> **Your goal**:
Beneath this task are records; print exactly the stretch of them from the line with "Let u = -3 - 1*(-5)." through the line with "Let F(d) = d", both ends included.

> **Material for this exercise**:
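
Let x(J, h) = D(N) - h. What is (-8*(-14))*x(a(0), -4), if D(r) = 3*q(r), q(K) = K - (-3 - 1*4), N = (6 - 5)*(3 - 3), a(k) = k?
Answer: 2800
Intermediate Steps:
N = 0 (N = 1*0 = 0)
q(K) = 7 + K (q(K) = K - (-3 - 4) = K - 1*(-7) = K + 7 = 7 + K)
D(r) = 21 + 3*r (D(r) = 3*(7 + r) = 21 + 3*r)
x(J, h) = 21 - h (x(J, h) = (21 + 3*0) - h = (21 + 0) - h = 21 - h)
(-8*(-14))*x(a(0), -4) = (-8*(-14))*(21 - 1*(-4)) = 112*(21 + 4) = 112*25 = 2800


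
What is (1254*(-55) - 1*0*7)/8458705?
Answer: -726/89039 ≈ -0.0081537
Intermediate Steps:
(1254*(-55) - 1*0*7)/8458705 = (-68970 + 0*7)*(1/8458705) = (-68970 + 0)*(1/8458705) = -68970*1/8458705 = -726/89039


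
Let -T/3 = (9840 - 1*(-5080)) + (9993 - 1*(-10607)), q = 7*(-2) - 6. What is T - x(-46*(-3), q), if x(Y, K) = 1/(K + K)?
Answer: -4262399/40 ≈ -1.0656e+5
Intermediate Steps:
q = -20 (q = -14 - 6 = -20)
T = -106560 (T = -3*((9840 - 1*(-5080)) + (9993 - 1*(-10607))) = -3*((9840 + 5080) + (9993 + 10607)) = -3*(14920 + 20600) = -3*35520 = -106560)
x(Y, K) = 1/(2*K)
T - x(-46*(-3), q) = -106560 - 1/(2*(-20)) = -106560 - (-1)/(2*20) = -106560 - 1*(-1/40) = -106560 + 1/40 = -4262399/40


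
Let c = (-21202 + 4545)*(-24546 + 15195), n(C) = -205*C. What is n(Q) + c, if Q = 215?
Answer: 155715532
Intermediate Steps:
c = 155759607 (c = -16657*(-9351) = 155759607)
n(Q) + c = -205*215 + 155759607 = -44075 + 155759607 = 155715532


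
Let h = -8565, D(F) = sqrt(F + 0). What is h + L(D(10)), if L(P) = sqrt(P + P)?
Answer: -8565 + 2**(3/4)*5**(1/4) ≈ -8562.5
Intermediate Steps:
D(F) = sqrt(F)
L(P) = sqrt(2)*sqrt(P) (L(P) = sqrt(2*P) = sqrt(2)*sqrt(P))
h + L(D(10)) = -8565 + sqrt(2)*sqrt(sqrt(10)) = -8565 + sqrt(2)*10**(1/4) = -8565 + 2**(3/4)*5**(1/4)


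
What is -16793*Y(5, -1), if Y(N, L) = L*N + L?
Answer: 100758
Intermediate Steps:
Y(N, L) = L + L*N
-16793*Y(5, -1) = -(-16793)*(1 + 5) = -(-16793)*6 = -16793*(-6) = 100758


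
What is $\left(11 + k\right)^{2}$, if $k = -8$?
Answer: $9$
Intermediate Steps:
$\left(11 + k\right)^{2} = \left(11 - 8\right)^{2} = 3^{2} = 9$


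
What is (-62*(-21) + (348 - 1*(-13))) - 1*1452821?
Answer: -1451158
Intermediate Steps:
(-62*(-21) + (348 - 1*(-13))) - 1*1452821 = (1302 + (348 + 13)) - 1452821 = (1302 + 361) - 1452821 = 1663 - 1452821 = -1451158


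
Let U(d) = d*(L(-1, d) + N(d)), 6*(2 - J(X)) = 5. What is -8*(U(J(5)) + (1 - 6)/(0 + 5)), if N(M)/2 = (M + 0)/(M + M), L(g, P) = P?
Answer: -110/9 ≈ -12.222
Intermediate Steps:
N(M) = 1 (N(M) = 2*((M + 0)/(M + M)) = 2*(M/((2*M))) = 2*(M*(1/(2*M))) = 2*(½) = 1)
J(X) = 7/6 (J(X) = 2 - ⅙*5 = 2 - ⅚ = 7/6)
U(d) = d*(1 + d) (U(d) = d*(d + 1) = d*(1 + d))
-8*(U(J(5)) + (1 - 6)/(0 + 5)) = -8*(7*(1 + 7/6)/6 + (1 - 6)/(0 + 5)) = -8*((7/6)*(13/6) - 5/5) = -8*(91/36 - 5*⅕) = -8*(91/36 - 1) = -8*55/36 = -110/9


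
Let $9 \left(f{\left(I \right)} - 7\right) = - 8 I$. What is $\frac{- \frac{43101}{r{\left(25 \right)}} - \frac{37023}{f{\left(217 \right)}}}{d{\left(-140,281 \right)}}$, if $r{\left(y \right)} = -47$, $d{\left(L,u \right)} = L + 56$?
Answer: $- \frac{298533}{22466} \approx -13.288$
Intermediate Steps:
$d{\left(L,u \right)} = 56 + L$
$f{\left(I \right)} = 7 - \frac{8 I}{9}$ ($f{\left(I \right)} = 7 + \frac{\left(-8\right) I}{9} = 7 - \frac{8 I}{9}$)
$\frac{- \frac{43101}{r{\left(25 \right)}} - \frac{37023}{f{\left(217 \right)}}}{d{\left(-140,281 \right)}} = \frac{- \frac{43101}{-47} - \frac{37023}{7 - \frac{1736}{9}}}{56 - 140} = \frac{\left(-43101\right) \left(- \frac{1}{47}\right) - \frac{37023}{7 - \frac{1736}{9}}}{-84} = \left(\frac{43101}{47} - \frac{37023}{- \frac{1673}{9}}\right) \left(- \frac{1}{84}\right) = \left(\frac{43101}{47} - - \frac{47601}{239}\right) \left(- \frac{1}{84}\right) = \left(\frac{43101}{47} + \frac{47601}{239}\right) \left(- \frac{1}{84}\right) = \frac{12538386}{11233} \left(- \frac{1}{84}\right) = - \frac{298533}{22466}$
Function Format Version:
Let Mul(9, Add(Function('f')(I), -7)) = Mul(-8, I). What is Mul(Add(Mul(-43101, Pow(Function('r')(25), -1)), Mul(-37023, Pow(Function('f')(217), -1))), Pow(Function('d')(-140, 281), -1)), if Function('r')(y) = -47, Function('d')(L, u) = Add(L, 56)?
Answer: Rational(-298533, 22466) ≈ -13.288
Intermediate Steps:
Function('d')(L, u) = Add(56, L)
Function('f')(I) = Add(7, Mul(Rational(-8, 9), I)) (Function('f')(I) = Add(7, Mul(Rational(1, 9), Mul(-8, I))) = Add(7, Mul(Rational(-8, 9), I)))
Mul(Add(Mul(-43101, Pow(Function('r')(25), -1)), Mul(-37023, Pow(Function('f')(217), -1))), Pow(Function('d')(-140, 281), -1)) = Mul(Add(Mul(-43101, Pow(-47, -1)), Mul(-37023, Pow(Add(7, Mul(Rational(-8, 9), 217)), -1))), Pow(Add(56, -140), -1)) = Mul(Add(Mul(-43101, Rational(-1, 47)), Mul(-37023, Pow(Add(7, Rational(-1736, 9)), -1))), Pow(-84, -1)) = Mul(Add(Rational(43101, 47), Mul(-37023, Pow(Rational(-1673, 9), -1))), Rational(-1, 84)) = Mul(Add(Rational(43101, 47), Mul(-37023, Rational(-9, 1673))), Rational(-1, 84)) = Mul(Add(Rational(43101, 47), Rational(47601, 239)), Rational(-1, 84)) = Mul(Rational(12538386, 11233), Rational(-1, 84)) = Rational(-298533, 22466)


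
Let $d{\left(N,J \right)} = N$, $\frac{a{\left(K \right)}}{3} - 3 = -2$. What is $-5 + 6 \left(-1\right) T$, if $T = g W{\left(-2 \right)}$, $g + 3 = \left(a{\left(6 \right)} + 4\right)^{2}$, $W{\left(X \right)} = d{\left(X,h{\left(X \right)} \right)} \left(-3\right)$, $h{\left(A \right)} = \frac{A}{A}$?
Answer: $-1661$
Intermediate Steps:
$a{\left(K \right)} = 3$ ($a{\left(K \right)} = 9 + 3 \left(-2\right) = 9 - 6 = 3$)
$h{\left(A \right)} = 1$
$W{\left(X \right)} = - 3 X$ ($W{\left(X \right)} = X \left(-3\right) = - 3 X$)
$g = 46$ ($g = -3 + \left(3 + 4\right)^{2} = -3 + 7^{2} = -3 + 49 = 46$)
$T = 276$ ($T = 46 \left(\left(-3\right) \left(-2\right)\right) = 46 \cdot 6 = 276$)
$-5 + 6 \left(-1\right) T = -5 + 6 \left(-1\right) 276 = -5 - 1656 = -1661$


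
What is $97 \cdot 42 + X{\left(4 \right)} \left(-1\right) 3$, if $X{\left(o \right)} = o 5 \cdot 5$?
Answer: $3774$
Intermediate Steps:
$X{\left(o \right)} = 25 o$ ($X{\left(o \right)} = 5 o 5 = 25 o$)
$97 \cdot 42 + X{\left(4 \right)} \left(-1\right) 3 = 97 \cdot 42 + 25 \cdot 4 \left(-1\right) 3 = 4074 + 100 \left(-1\right) 3 = 4074 - 300 = 3774$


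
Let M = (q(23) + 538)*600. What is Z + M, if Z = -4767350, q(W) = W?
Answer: -4430750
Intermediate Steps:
M = 336600 (M = (23 + 538)*600 = 561*600 = 336600)
Z + M = -4767350 + 336600 = -4430750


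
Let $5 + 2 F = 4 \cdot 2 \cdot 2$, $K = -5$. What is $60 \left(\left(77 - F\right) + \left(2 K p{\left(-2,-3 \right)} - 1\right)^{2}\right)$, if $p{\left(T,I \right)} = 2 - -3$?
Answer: $160350$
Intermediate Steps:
$F = \frac{11}{2}$ ($F = - \frac{5}{2} + \frac{4 \cdot 2 \cdot 2}{2} = - \frac{5}{2} + \frac{8 \cdot 2}{2} = - \frac{5}{2} + \frac{1}{2} \cdot 16 = - \frac{5}{2} + 8 = \frac{11}{2} \approx 5.5$)
$p{\left(T,I \right)} = 5$ ($p{\left(T,I \right)} = 2 + 3 = 5$)
$60 \left(\left(77 - F\right) + \left(2 K p{\left(-2,-3 \right)} - 1\right)^{2}\right) = 60 \left(\left(77 - \frac{11}{2}\right) + \left(2 \left(-5\right) 5 - 1\right)^{2}\right) = 60 \left(\left(77 - \frac{11}{2}\right) + \left(\left(-10\right) 5 - 1\right)^{2}\right) = 60 \left(\frac{143}{2} + \left(-50 - 1\right)^{2}\right) = 60 \left(\frac{143}{2} + \left(-51\right)^{2}\right) = 60 \left(\frac{143}{2} + 2601\right) = 60 \cdot \frac{5345}{2} = 160350$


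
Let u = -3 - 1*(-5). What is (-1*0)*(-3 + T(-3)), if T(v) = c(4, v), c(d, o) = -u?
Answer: 0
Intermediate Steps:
u = 2 (u = -3 + 5 = 2)
c(d, o) = -2 (c(d, o) = -1*2 = -2)
T(v) = -2
(-1*0)*(-3 + T(-3)) = (-1*0)*(-3 - 2) = 0*(-5) = 0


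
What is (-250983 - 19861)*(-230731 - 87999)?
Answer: 86326108120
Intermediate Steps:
(-250983 - 19861)*(-230731 - 87999) = -270844*(-318730) = 86326108120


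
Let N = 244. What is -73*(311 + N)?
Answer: -40515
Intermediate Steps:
-73*(311 + N) = -73*(311 + 244) = -73*555 = -40515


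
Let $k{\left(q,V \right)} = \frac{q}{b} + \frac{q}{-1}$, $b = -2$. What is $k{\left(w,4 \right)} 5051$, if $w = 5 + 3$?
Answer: $-60612$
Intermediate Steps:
$w = 8$
$k{\left(q,V \right)} = - \frac{3 q}{2}$ ($k{\left(q,V \right)} = \frac{q}{-2} + \frac{q}{-1} = q \left(- \frac{1}{2}\right) + q \left(-1\right) = - \frac{q}{2} - q = - \frac{3 q}{2}$)
$k{\left(w,4 \right)} 5051 = \left(- \frac{3}{2}\right) 8 \cdot 5051 = \left(-12\right) 5051 = -60612$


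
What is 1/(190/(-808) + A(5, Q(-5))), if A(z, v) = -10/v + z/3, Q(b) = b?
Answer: 1212/4159 ≈ 0.29142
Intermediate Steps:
A(z, v) = -10/v + z/3 (A(z, v) = -10/v + z*(1/3) = -10/v + z/3)
1/(190/(-808) + A(5, Q(-5))) = 1/(190/(-808) + (-10/(-5) + (1/3)*5)) = 1/(190*(-1/808) + (-10*(-1/5) + 5/3)) = 1/(-95/404 + (2 + 5/3)) = 1/(-95/404 + 11/3) = 1/(4159/1212) = 1212/4159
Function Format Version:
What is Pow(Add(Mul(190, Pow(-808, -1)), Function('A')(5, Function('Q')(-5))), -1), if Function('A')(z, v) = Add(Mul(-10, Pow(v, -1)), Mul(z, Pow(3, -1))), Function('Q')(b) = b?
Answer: Rational(1212, 4159) ≈ 0.29142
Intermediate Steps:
Function('A')(z, v) = Add(Mul(-10, Pow(v, -1)), Mul(Rational(1, 3), z)) (Function('A')(z, v) = Add(Mul(-10, Pow(v, -1)), Mul(z, Rational(1, 3))) = Add(Mul(-10, Pow(v, -1)), Mul(Rational(1, 3), z)))
Pow(Add(Mul(190, Pow(-808, -1)), Function('A')(5, Function('Q')(-5))), -1) = Pow(Add(Mul(190, Pow(-808, -1)), Add(Mul(-10, Pow(-5, -1)), Mul(Rational(1, 3), 5))), -1) = Pow(Add(Mul(190, Rational(-1, 808)), Add(Mul(-10, Rational(-1, 5)), Rational(5, 3))), -1) = Pow(Add(Rational(-95, 404), Add(2, Rational(5, 3))), -1) = Pow(Add(Rational(-95, 404), Rational(11, 3)), -1) = Pow(Rational(4159, 1212), -1) = Rational(1212, 4159)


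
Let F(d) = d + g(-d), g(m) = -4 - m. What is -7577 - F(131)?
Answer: -7835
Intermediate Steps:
F(d) = -4 + 2*d (F(d) = d + (-4 - (-1)*d) = d + (-4 + d) = -4 + 2*d)
-7577 - F(131) = -7577 - (-4 + 2*131) = -7577 - (-4 + 262) = -7577 - 1*258 = -7577 - 258 = -7835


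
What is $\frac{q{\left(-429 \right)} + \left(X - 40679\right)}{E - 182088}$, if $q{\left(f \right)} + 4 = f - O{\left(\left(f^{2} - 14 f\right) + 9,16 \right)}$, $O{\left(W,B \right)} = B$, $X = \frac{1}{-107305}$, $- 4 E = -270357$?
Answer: $\frac{17652960164}{49145153475} \approx 0.3592$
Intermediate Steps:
$E = \frac{270357}{4}$ ($E = \left(- \frac{1}{4}\right) \left(-270357\right) = \frac{270357}{4} \approx 67589.0$)
$X = - \frac{1}{107305} \approx -9.3192 \cdot 10^{-6}$
$q{\left(f \right)} = -20 + f$ ($q{\left(f \right)} = -4 + \left(f - 16\right) = -4 + \left(-16 + f\right) = -20 + f$)
$\frac{q{\left(-429 \right)} + \left(X - 40679\right)}{E - 182088} = \frac{\left(-20 - 429\right) - \frac{4365060096}{107305}}{\frac{270357}{4} - 182088} = \frac{-449 - \frac{4365060096}{107305}}{- \frac{457995}{4}} = \left(- \frac{4413240041}{107305}\right) \left(- \frac{4}{457995}\right) = \frac{17652960164}{49145153475}$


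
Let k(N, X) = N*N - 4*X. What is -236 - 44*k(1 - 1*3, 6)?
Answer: 644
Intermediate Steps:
k(N, X) = N² - 4*X
-236 - 44*k(1 - 1*3, 6) = -236 - 44*((1 - 1*3)² - 4*6) = -236 - 44*((1 - 3)² - 24) = -236 - 44*((-2)² - 24) = -236 - 44*(4 - 24) = -236 - 44*(-20) = -236 - 1*(-880) = -236 + 880 = 644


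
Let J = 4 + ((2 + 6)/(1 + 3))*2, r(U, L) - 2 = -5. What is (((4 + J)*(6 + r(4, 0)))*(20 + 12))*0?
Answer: 0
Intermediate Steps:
r(U, L) = -3 (r(U, L) = 2 - 5 = -3)
J = 8 (J = 4 + (8/4)*2 = 4 + (8*(¼))*2 = 4 + 2*2 = 4 + 4 = 8)
(((4 + J)*(6 + r(4, 0)))*(20 + 12))*0 = (((4 + 8)*(6 - 3))*(20 + 12))*0 = ((12*3)*32)*0 = (36*32)*0 = 1152*0 = 0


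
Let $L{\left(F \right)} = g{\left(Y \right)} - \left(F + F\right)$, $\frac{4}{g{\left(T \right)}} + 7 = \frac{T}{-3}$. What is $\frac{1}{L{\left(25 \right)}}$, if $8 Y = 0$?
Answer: $- \frac{7}{354} \approx -0.019774$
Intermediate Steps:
$Y = 0$ ($Y = \frac{1}{8} \cdot 0 = 0$)
$g{\left(T \right)} = \frac{4}{-7 - \frac{T}{3}}$ ($g{\left(T \right)} = \frac{4}{-7 + \frac{T}{-3}} = \frac{4}{-7 + T \left(- \frac{1}{3}\right)} = \frac{4}{-7 - \frac{T}{3}}$)
$L{\left(F \right)} = - \frac{4}{7} - 2 F$ ($L{\left(F \right)} = - \frac{12}{21 + 0} - \left(F + F\right) = - \frac{12}{21} - 2 F = \left(-12\right) \frac{1}{21} - 2 F = - \frac{4}{7} - 2 F$)
$\frac{1}{L{\left(25 \right)}} = \frac{1}{- \frac{4}{7} - 50} = \frac{1}{- \frac{354}{7}} = - \frac{7}{354}$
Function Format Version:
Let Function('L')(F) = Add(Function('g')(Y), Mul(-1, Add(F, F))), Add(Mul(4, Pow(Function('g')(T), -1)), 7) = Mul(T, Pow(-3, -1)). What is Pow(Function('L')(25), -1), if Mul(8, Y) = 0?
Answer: Rational(-7, 354) ≈ -0.019774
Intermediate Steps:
Y = 0 (Y = Mul(Rational(1, 8), 0) = 0)
Function('g')(T) = Mul(4, Pow(Add(-7, Mul(Rational(-1, 3), T)), -1)) (Function('g')(T) = Mul(4, Pow(Add(-7, Mul(T, Pow(-3, -1))), -1)) = Mul(4, Pow(Add(-7, Mul(T, Rational(-1, 3))), -1)) = Mul(4, Pow(Add(-7, Mul(Rational(-1, 3), T)), -1)))
Function('L')(F) = Add(Rational(-4, 7), Mul(-2, F)) (Function('L')(F) = Add(Mul(-12, Pow(Add(21, 0), -1)), Mul(-1, Add(F, F))) = Add(Mul(-12, Pow(21, -1)), Mul(-1, Mul(2, F))) = Add(Mul(-12, Rational(1, 21)), Mul(-2, F)) = Add(Rational(-4, 7), Mul(-2, F)))
Pow(Function('L')(25), -1) = Pow(Add(Rational(-4, 7), Mul(-2, 25)), -1) = Pow(Add(Rational(-4, 7), -50), -1) = Pow(Rational(-354, 7), -1) = Rational(-7, 354)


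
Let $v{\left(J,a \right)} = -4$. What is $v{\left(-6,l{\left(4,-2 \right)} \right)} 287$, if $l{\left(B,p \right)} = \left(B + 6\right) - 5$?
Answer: $-1148$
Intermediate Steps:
$l{\left(B,p \right)} = 1 + B$ ($l{\left(B,p \right)} = \left(6 + B\right) - 5 = 1 + B$)
$v{\left(-6,l{\left(4,-2 \right)} \right)} 287 = \left(-4\right) 287 = -1148$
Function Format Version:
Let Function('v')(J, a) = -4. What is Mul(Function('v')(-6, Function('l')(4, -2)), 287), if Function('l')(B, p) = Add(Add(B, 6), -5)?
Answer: -1148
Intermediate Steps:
Function('l')(B, p) = Add(1, B) (Function('l')(B, p) = Add(Add(6, B), -5) = Add(1, B))
Mul(Function('v')(-6, Function('l')(4, -2)), 287) = Mul(-4, 287) = -1148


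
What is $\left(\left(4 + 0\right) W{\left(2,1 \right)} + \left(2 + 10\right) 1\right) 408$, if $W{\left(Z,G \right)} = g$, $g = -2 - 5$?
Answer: $-6528$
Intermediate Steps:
$g = -7$
$W{\left(Z,G \right)} = -7$
$\left(\left(4 + 0\right) W{\left(2,1 \right)} + \left(2 + 10\right) 1\right) 408 = \left(\left(4 + 0\right) \left(-7\right) + \left(2 + 10\right) 1\right) 408 = \left(4 \left(-7\right) + 12 \cdot 1\right) 408 = \left(-28 + 12\right) 408 = \left(-16\right) 408 = -6528$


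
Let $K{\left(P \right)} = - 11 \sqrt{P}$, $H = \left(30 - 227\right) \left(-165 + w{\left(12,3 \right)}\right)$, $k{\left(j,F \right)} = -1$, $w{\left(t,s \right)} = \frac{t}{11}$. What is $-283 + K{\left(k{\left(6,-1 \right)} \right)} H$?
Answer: $-283 - 355191 i \approx -283.0 - 3.5519 \cdot 10^{5} i$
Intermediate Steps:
$w{\left(t,s \right)} = \frac{t}{11}$ ($w{\left(t,s \right)} = t \frac{1}{11} = \frac{t}{11}$)
$H = \frac{355191}{11}$ ($H = \left(30 - 227\right) \left(-165 + \frac{1}{11} \cdot 12\right) = - 197 \left(-165 + \frac{12}{11}\right) = \left(-197\right) \left(- \frac{1803}{11}\right) = \frac{355191}{11} \approx 32290.0$)
$-283 + K{\left(k{\left(6,-1 \right)} \right)} H = -283 + - 11 \sqrt{-1} \cdot \frac{355191}{11} = -283 + - 11 i \frac{355191}{11} = -283 - 355191 i$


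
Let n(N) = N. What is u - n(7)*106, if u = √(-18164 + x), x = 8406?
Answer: -742 + I*√9758 ≈ -742.0 + 98.783*I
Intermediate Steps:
u = I*√9758 (u = √(-18164 + 8406) = √(-9758) = I*√9758 ≈ 98.783*I)
u - n(7)*106 = I*√9758 - 7*106 = I*√9758 - 1*742 = I*√9758 - 742 = -742 + I*√9758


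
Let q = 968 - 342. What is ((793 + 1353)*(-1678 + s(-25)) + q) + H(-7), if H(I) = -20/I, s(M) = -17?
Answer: -25457888/7 ≈ -3.6368e+6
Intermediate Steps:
q = 626
((793 + 1353)*(-1678 + s(-25)) + q) + H(-7) = ((793 + 1353)*(-1678 - 17) + 626) - 20/(-7) = (2146*(-1695) + 626) - 20*(-⅐) = (-3637470 + 626) + 20/7 = -3636844 + 20/7 = -25457888/7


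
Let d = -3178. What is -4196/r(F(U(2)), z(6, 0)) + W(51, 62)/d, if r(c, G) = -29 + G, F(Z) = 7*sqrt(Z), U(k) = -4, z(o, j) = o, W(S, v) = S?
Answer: 13333715/73094 ≈ 182.42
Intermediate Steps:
-4196/r(F(U(2)), z(6, 0)) + W(51, 62)/d = -4196/(-29 + 6) + 51/(-3178) = -4196/(-23) + 51*(-1/3178) = -4196*(-1/23) - 51/3178 = 4196/23 - 51/3178 = 13333715/73094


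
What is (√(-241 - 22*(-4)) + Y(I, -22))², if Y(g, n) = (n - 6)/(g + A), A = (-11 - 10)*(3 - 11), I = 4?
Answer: (7 - 129*I*√17)²/1849 ≈ -152.97 - 4.0272*I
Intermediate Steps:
A = 168 (A = -21*(-8) = 168)
Y(g, n) = (-6 + n)/(168 + g) (Y(g, n) = (n - 6)/(g + 168) = (-6 + n)/(168 + g))
(√(-241 - 22*(-4)) + Y(I, -22))² = (√(-241 - 22*(-4)) + (-6 - 22)/(168 + 4))² = (√(-241 + 88) - 28/172)² = (√(-153) + (1/172)*(-28))² = (3*I*√17 - 7/43)² = (-7/43 + 3*I*√17)²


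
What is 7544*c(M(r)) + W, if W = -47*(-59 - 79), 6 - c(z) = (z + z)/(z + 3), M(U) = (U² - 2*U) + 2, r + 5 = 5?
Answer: 228574/5 ≈ 45715.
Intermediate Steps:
r = 0 (r = -5 + 5 = 0)
M(U) = 2 + U² - 2*U
c(z) = 6 - 2*z/(3 + z) (c(z) = 6 - (z + z)/(z + 3) = 6 - 2*z/(3 + z))
W = 6486 (W = -47*(-138) = 6486)
7544*c(M(r)) + W = 7544*(2*(9 + 2*(2 + 0² - 2*0))/(3 + (2 + 0² - 2*0))) + 6486 = 7544*(2*(9 + 2*(2 + 0 + 0))/(3 + (2 + 0 + 0))) + 6486 = 7544*(2*(9 + 2*2)/(3 + 2)) + 6486 = 7544*(2*(9 + 4)/5) + 6486 = 7544*(2*(⅕)*13) + 6486 = 7544*(26/5) + 6486 = 196144/5 + 6486 = 228574/5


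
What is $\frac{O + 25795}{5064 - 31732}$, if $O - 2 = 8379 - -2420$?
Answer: $- \frac{9149}{6667} \approx -1.3723$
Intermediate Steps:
$O = 10801$ ($O = 2 + \left(8379 - -2420\right) = 2 + \left(8379 + 2420\right) = 2 + 10799 = 10801$)
$\frac{O + 25795}{5064 - 31732} = \frac{10801 + 25795}{5064 - 31732} = \frac{36596}{-26668} = 36596 \left(- \frac{1}{26668}\right) = - \frac{9149}{6667}$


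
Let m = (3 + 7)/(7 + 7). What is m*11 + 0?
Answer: 55/7 ≈ 7.8571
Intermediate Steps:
m = 5/7 (m = 10/14 = 10*(1/14) = 5/7 ≈ 0.71429)
m*11 + 0 = (5/7)*11 + 0 = 55/7 + 0 = 55/7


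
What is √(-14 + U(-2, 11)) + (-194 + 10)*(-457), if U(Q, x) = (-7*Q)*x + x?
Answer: 84088 + √151 ≈ 84100.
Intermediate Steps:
U(Q, x) = x - 7*Q*x (U(Q, x) = -7*Q*x + x = x - 7*Q*x)
√(-14 + U(-2, 11)) + (-194 + 10)*(-457) = √(-14 + 11*(1 - 7*(-2))) + (-194 + 10)*(-457) = √(-14 + 11*(1 + 14)) - 184*(-457) = √(-14 + 11*15) + 84088 = √(-14 + 165) + 84088 = √151 + 84088 = 84088 + √151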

> **Solution to this task**:
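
Let u = -3 - 1*(-5). What is (-1*0)*(-3 + T(-3)), if T(v) = c(4, v), c(d, o) = -u?
Answer: 0
Intermediate Steps:
u = 2 (u = -3 + 5 = 2)
c(d, o) = -2 (c(d, o) = -1*2 = -2)
T(v) = -2
(-1*0)*(-3 + T(-3)) = (-1*0)*(-3 - 2) = 0*(-5) = 0


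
What is (-250983 - 19861)*(-230731 - 87999)?
Answer: 86326108120
Intermediate Steps:
(-250983 - 19861)*(-230731 - 87999) = -270844*(-318730) = 86326108120


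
Let N = 244. What is -73*(311 + N)?
Answer: -40515
Intermediate Steps:
-73*(311 + N) = -73*(311 + 244) = -73*555 = -40515


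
Let $k{\left(q,V \right)} = \frac{q}{b} + \frac{q}{-1}$, $b = -2$. What is $k{\left(w,4 \right)} 5051$, if $w = 5 + 3$?
Answer: $-60612$
Intermediate Steps:
$w = 8$
$k{\left(q,V \right)} = - \frac{3 q}{2}$ ($k{\left(q,V \right)} = \frac{q}{-2} + \frac{q}{-1} = q \left(- \frac{1}{2}\right) + q \left(-1\right) = - \frac{q}{2} - q = - \frac{3 q}{2}$)
$k{\left(w,4 \right)} 5051 = \left(- \frac{3}{2}\right) 8 \cdot 5051 = \left(-12\right) 5051 = -60612$


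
What is 1/(190/(-808) + A(5, Q(-5))), if A(z, v) = -10/v + z/3, Q(b) = b?
Answer: 1212/4159 ≈ 0.29142
Intermediate Steps:
A(z, v) = -10/v + z/3 (A(z, v) = -10/v + z*(1/3) = -10/v + z/3)
1/(190/(-808) + A(5, Q(-5))) = 1/(190/(-808) + (-10/(-5) + (1/3)*5)) = 1/(190*(-1/808) + (-10*(-1/5) + 5/3)) = 1/(-95/404 + (2 + 5/3)) = 1/(-95/404 + 11/3) = 1/(4159/1212) = 1212/4159
Function Format Version:
What is Pow(Add(Mul(190, Pow(-808, -1)), Function('A')(5, Function('Q')(-5))), -1), if Function('A')(z, v) = Add(Mul(-10, Pow(v, -1)), Mul(z, Pow(3, -1))), Function('Q')(b) = b?
Answer: Rational(1212, 4159) ≈ 0.29142
Intermediate Steps:
Function('A')(z, v) = Add(Mul(-10, Pow(v, -1)), Mul(Rational(1, 3), z)) (Function('A')(z, v) = Add(Mul(-10, Pow(v, -1)), Mul(z, Rational(1, 3))) = Add(Mul(-10, Pow(v, -1)), Mul(Rational(1, 3), z)))
Pow(Add(Mul(190, Pow(-808, -1)), Function('A')(5, Function('Q')(-5))), -1) = Pow(Add(Mul(190, Pow(-808, -1)), Add(Mul(-10, Pow(-5, -1)), Mul(Rational(1, 3), 5))), -1) = Pow(Add(Mul(190, Rational(-1, 808)), Add(Mul(-10, Rational(-1, 5)), Rational(5, 3))), -1) = Pow(Add(Rational(-95, 404), Add(2, Rational(5, 3))), -1) = Pow(Add(Rational(-95, 404), Rational(11, 3)), -1) = Pow(Rational(4159, 1212), -1) = Rational(1212, 4159)


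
Let F(d) = d + g(-d), g(m) = -4 - m. What is -7577 - F(131)?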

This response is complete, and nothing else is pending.